[Dataset entries]
· · · · ·
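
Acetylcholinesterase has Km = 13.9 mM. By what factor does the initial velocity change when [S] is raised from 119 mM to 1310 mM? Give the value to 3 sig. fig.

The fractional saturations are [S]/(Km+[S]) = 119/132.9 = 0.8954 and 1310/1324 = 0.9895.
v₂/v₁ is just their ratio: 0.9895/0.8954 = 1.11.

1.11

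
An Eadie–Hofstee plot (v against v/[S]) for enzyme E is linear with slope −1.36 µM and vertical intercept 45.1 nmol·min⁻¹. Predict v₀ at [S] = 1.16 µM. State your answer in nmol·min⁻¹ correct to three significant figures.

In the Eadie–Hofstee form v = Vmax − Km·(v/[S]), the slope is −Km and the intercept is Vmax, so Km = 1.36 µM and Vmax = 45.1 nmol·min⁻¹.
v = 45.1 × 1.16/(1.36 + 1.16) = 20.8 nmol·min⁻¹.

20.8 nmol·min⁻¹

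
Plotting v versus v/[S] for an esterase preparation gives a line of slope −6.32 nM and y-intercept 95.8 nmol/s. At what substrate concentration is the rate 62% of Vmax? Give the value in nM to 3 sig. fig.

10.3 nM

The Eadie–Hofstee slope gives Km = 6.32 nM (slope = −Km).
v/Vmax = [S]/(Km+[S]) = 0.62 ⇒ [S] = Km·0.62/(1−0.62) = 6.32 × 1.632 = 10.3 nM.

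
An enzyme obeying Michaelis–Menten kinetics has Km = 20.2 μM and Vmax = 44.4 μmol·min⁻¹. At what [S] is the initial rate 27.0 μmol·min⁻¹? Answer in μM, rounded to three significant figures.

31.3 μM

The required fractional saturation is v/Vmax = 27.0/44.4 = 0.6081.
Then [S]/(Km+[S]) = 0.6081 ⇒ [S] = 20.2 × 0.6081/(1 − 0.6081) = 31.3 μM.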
· · · · ·
Print the data in full. Match it exactly.

Answer to the exercise –
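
Acetylcholinesterase has Km = 13.9 mM. By what factor does the initial velocity change when [S] is raised from 119 mM to 1310 mM? Give the value to 3 sig. fig.

The fractional saturations are [S]/(Km+[S]) = 119/132.9 = 0.8954 and 1310/1324 = 0.9895.
v₂/v₁ is just their ratio: 0.9895/0.8954 = 1.11.

1.11

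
An Eadie–Hofstee plot (v against v/[S]) for enzyme E is linear with slope −1.36 µM and vertical intercept 45.1 nmol·min⁻¹. Predict v₀ at [S] = 1.16 µM. State your answer in nmol·min⁻¹ correct to three significant figures.

In the Eadie–Hofstee form v = Vmax − Km·(v/[S]), the slope is −Km and the intercept is Vmax, so Km = 1.36 µM and Vmax = 45.1 nmol·min⁻¹.
v = 45.1 × 1.16/(1.36 + 1.16) = 20.8 nmol·min⁻¹.

20.8 nmol·min⁻¹

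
Plotting v versus v/[S] for an esterase preparation gives a line of slope −6.32 nM and y-intercept 95.8 nmol/s. At what substrate concentration is the rate 62% of Vmax? Give the value in nM to 3 sig. fig.

10.3 nM

The Eadie–Hofstee slope gives Km = 6.32 nM (slope = −Km).
v/Vmax = [S]/(Km+[S]) = 0.62 ⇒ [S] = Km·0.62/(1−0.62) = 6.32 × 1.632 = 10.3 nM.

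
An enzyme obeying Michaelis–Menten kinetics has Km = 20.2 μM and Vmax = 44.4 μmol·min⁻¹. At what [S] is the initial rate 27.0 μmol·min⁻¹? Answer in μM, rounded to three significant figures.

31.3 μM

The required fractional saturation is v/Vmax = 27.0/44.4 = 0.6081.
Then [S]/(Km+[S]) = 0.6081 ⇒ [S] = 20.2 × 0.6081/(1 − 0.6081) = 31.3 μM.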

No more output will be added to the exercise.